• [Required work]
All of the data below is to be copied exactly.

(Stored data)
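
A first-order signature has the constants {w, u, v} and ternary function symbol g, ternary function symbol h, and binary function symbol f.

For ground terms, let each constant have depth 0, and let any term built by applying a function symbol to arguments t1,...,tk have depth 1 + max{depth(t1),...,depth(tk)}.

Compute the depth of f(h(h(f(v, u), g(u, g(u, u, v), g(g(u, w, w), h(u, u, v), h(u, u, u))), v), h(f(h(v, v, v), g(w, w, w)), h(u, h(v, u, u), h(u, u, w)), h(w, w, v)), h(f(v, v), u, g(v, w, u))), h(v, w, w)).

6

depth(f(v, u)) = 1 + max(0, 0) = 1
depth(g(u, u, v)) = 1 + max(0, 0, 0) = 1
depth(g(u, w, w)) = 1 + max(0, 0, 0) = 1
depth(h(u, u, v)) = 1 + max(0, 0, 0) = 1
depth(h(u, u, u)) = 1 + max(0, 0, 0) = 1
depth(g(g(u, w, w), h(u, u, v), h(u, u, u))) = 1 + max(1, 1, 1) = 2
depth(g(u, g(u, u, v), g(g(u, w, w), h(u, u, v), h(u, u, u)))) = 1 + max(0, 1, 2) = 3
depth(h(f(v, u), g(u, g(u, u, v), g(g(u, w, w), h(u, u, v), h(u, u, u))), v)) = 1 + max(1, 3, 0) = 4
depth(h(v, v, v)) = 1 + max(0, 0, 0) = 1
depth(g(w, w, w)) = 1 + max(0, 0, 0) = 1
depth(f(h(v, v, v), g(w, w, w))) = 1 + max(1, 1) = 2
depth(h(v, u, u)) = 1 + max(0, 0, 0) = 1
depth(h(u, u, w)) = 1 + max(0, 0, 0) = 1
depth(h(u, h(v, u, u), h(u, u, w))) = 1 + max(0, 1, 1) = 2
depth(h(w, w, v)) = 1 + max(0, 0, 0) = 1
depth(h(f(h(v, v, v), g(w, w, w)), h(u, h(v, u, u), h(u, u, w)), h(w, w, v))) = 1 + max(2, 2, 1) = 3
depth(f(v, v)) = 1 + max(0, 0) = 1
depth(g(v, w, u)) = 1 + max(0, 0, 0) = 1
depth(h(f(v, v), u, g(v, w, u))) = 1 + max(1, 0, 1) = 2
depth(h(h(f(v, u), g(u, g(u, u, v), g(g(u, w, w), h(u, u, v), h(u, u, u))), v), h(f(h(v, v, v), g(w, w, w)), h(u, h(v, u, u), h(u, u, w)), h(w, w, v)), h(f(v, v), u, g(v, w, u)))) = 1 + max(4, 3, 2) = 5
depth(h(v, w, w)) = 1 + max(0, 0, 0) = 1
depth(f(h(h(f(v, u), g(u, g(u, u, v), g(g(u, w, w), h(u, u, v), h(u, u, u))), v), h(f(h(v, v, v), g(w, w, w)), h(u, h(v, u, u), h(u, u, w)), h(w, w, v)), h(f(v, v), u, g(v, w, u))), h(v, w, w))) = 1 + max(5, 1) = 6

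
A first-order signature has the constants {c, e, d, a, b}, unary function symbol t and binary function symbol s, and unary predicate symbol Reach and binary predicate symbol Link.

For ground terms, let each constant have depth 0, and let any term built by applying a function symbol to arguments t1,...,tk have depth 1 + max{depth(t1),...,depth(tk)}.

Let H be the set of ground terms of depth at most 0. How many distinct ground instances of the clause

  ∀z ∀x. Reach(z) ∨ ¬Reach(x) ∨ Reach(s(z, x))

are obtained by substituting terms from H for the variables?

25

Ground terms of depth ≤ 0:
  Let N_k = |{terms of depth ≤ k}|. Then N_0 = 5 and N_k = 5 + N_{k-1} + N_{k-1}^2 for k ≥ 1 (one summand per function symbol, arity giving the exponent).
  N_0 = 5
  Explicitly: c, e, d, a, b.
So there are 5 ground terms available for substitution.
The body mentions every one of the 2 quantified variables; since ground terms form a free algebra, no two substitutions collapse to the same formula.
Number of ground instances = 5^2 = 25.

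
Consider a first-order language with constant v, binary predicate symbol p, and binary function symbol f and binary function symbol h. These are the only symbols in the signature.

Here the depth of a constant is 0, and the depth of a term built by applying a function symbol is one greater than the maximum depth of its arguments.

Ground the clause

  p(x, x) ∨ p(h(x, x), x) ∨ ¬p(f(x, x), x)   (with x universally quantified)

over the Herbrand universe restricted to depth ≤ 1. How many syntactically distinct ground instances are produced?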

• [Output for this task]
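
A first-order signature has the constants {w, u, v} and ternary function symbol g, ternary function symbol h, and binary function symbol f.

For ground terms, let each constant have depth 0, and let any term built by applying a function symbol to arguments t1,...,tk have depth 1 + max{depth(t1),...,depth(tk)}.

Compute the depth of f(h(h(f(v, u), g(u, g(u, u, v), g(g(u, w, w), h(u, u, v), h(u, u, u))), v), h(f(h(v, v, v), g(w, w, w)), h(u, h(v, u, u), h(u, u, w)), h(w, w, v)), h(f(v, v), u, g(v, w, u))), h(v, w, w)).

6

depth(f(v, u)) = 1 + max(0, 0) = 1
depth(g(u, u, v)) = 1 + max(0, 0, 0) = 1
depth(g(u, w, w)) = 1 + max(0, 0, 0) = 1
depth(h(u, u, v)) = 1 + max(0, 0, 0) = 1
depth(h(u, u, u)) = 1 + max(0, 0, 0) = 1
depth(g(g(u, w, w), h(u, u, v), h(u, u, u))) = 1 + max(1, 1, 1) = 2
depth(g(u, g(u, u, v), g(g(u, w, w), h(u, u, v), h(u, u, u)))) = 1 + max(0, 1, 2) = 3
depth(h(f(v, u), g(u, g(u, u, v), g(g(u, w, w), h(u, u, v), h(u, u, u))), v)) = 1 + max(1, 3, 0) = 4
depth(h(v, v, v)) = 1 + max(0, 0, 0) = 1
depth(g(w, w, w)) = 1 + max(0, 0, 0) = 1
depth(f(h(v, v, v), g(w, w, w))) = 1 + max(1, 1) = 2
depth(h(v, u, u)) = 1 + max(0, 0, 0) = 1
depth(h(u, u, w)) = 1 + max(0, 0, 0) = 1
depth(h(u, h(v, u, u), h(u, u, w))) = 1 + max(0, 1, 1) = 2
depth(h(w, w, v)) = 1 + max(0, 0, 0) = 1
depth(h(f(h(v, v, v), g(w, w, w)), h(u, h(v, u, u), h(u, u, w)), h(w, w, v))) = 1 + max(2, 2, 1) = 3
depth(f(v, v)) = 1 + max(0, 0) = 1
depth(g(v, w, u)) = 1 + max(0, 0, 0) = 1
depth(h(f(v, v), u, g(v, w, u))) = 1 + max(1, 0, 1) = 2
depth(h(h(f(v, u), g(u, g(u, u, v), g(g(u, w, w), h(u, u, v), h(u, u, u))), v), h(f(h(v, v, v), g(w, w, w)), h(u, h(v, u, u), h(u, u, w)), h(w, w, v)), h(f(v, v), u, g(v, w, u)))) = 1 + max(4, 3, 2) = 5
depth(h(v, w, w)) = 1 + max(0, 0, 0) = 1
depth(f(h(h(f(v, u), g(u, g(u, u, v), g(g(u, w, w), h(u, u, v), h(u, u, u))), v), h(f(h(v, v, v), g(w, w, w)), h(u, h(v, u, u), h(u, u, w)), h(w, w, v)), h(f(v, v), u, g(v, w, u))), h(v, w, w))) = 1 + max(5, 1) = 6

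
A first-order signature has the constants {c, e, d, a, b}, unary function symbol t and binary function symbol s, and unary predicate symbol Reach and binary predicate symbol Link.

For ground terms, let each constant have depth 0, and let any term built by applying a function symbol to arguments t1,...,tk have depth 1 + max{depth(t1),...,depth(tk)}.

Let H be the set of ground terms of depth at most 0. How many distinct ground instances of the clause

  ∀z ∀x. Reach(z) ∨ ¬Reach(x) ∨ Reach(s(z, x))

are obtained by substituting terms from H for the variables?

25

Ground terms of depth ≤ 0:
  Let N_k = |{terms of depth ≤ k}|. Then N_0 = 5 and N_k = 5 + N_{k-1} + N_{k-1}^2 for k ≥ 1 (one summand per function symbol, arity giving the exponent).
  N_0 = 5
  Explicitly: c, e, d, a, b.
So there are 5 ground terms available for substitution.
The body mentions every one of the 2 quantified variables; since ground terms form a free algebra, no two substitutions collapse to the same formula.
Number of ground instances = 5^2 = 25.

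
Consider a first-order language with constant v, binary predicate symbol p, and binary function symbol f and binary function symbol h. These are the only symbols in the signature.

Here the depth of a constant is 0, and the depth of a term built by applying a function symbol is one greater than the maximum depth of its arguments.

Ground the clause

  p(x, x) ∨ p(h(x, x), x) ∨ ¬p(f(x, x), x)   (with x universally quantified)

over the Herbrand universe restricted to depth ≤ 1. How many syntactically distinct ground instances are produced?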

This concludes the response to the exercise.